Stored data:
"""
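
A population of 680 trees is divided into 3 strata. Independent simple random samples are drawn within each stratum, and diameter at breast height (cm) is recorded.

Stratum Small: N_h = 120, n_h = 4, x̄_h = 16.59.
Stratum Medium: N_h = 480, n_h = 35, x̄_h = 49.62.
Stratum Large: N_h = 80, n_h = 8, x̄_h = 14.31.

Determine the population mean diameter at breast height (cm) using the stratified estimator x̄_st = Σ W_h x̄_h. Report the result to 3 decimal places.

N = Σ N_h = 680. Stratum weights W_h = N_h/N.
x̄_st = (120·16.59 + 480·49.62 + 80·14.31) / 680 = 39.63706

x̄_st ≈ 39.637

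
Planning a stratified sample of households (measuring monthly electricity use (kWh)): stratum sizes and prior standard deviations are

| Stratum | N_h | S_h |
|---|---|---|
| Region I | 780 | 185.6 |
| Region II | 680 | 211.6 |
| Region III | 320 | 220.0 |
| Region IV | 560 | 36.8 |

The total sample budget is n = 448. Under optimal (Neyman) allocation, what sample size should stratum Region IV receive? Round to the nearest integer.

24

Neyman allocation: n_h = n · N_h S_h / Σ N_i S_i, with n = 448.
  stratum Region I: N_h·S_h = 780·185.6 = 144768.00
  stratum Region II: N_h·S_h = 680·211.6 = 143888.00
  stratum Region III: N_h·S_h = 320·220.0 = 70400.00
  stratum Region IV: N_h·S_h = 560·36.8 = 20608.00
Σ N_h S_h = 379664.00
n for stratum Region IV = 448·20608.00/379664.00 = 24.317 → 24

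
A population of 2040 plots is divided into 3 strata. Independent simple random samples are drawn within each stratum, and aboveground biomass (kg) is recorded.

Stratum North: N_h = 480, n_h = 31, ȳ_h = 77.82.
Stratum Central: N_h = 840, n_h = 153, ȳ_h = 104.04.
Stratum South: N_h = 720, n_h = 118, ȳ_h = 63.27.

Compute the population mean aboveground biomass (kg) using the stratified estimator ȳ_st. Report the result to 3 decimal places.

N = Σ N_h = 2040. Stratum weights W_h = N_h/N.
ȳ_st = (480·77.82 + 840·104.04 + 720·63.27) / 2040 = 83.48118

ȳ_st ≈ 83.481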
"""
- **Task to complete**: For each line in the data that contains the string "simple", give a copy of that line.

- **Task result**:
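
A population of 680 trees is divided into 3 strata. Independent simple random samples are drawn within each stratum, and diameter at breast height (cm) is recorded.
A population of 2040 plots is divided into 3 strata. Independent simple random samples are drawn within each stratum, and aboveground biomass (kg) is recorded.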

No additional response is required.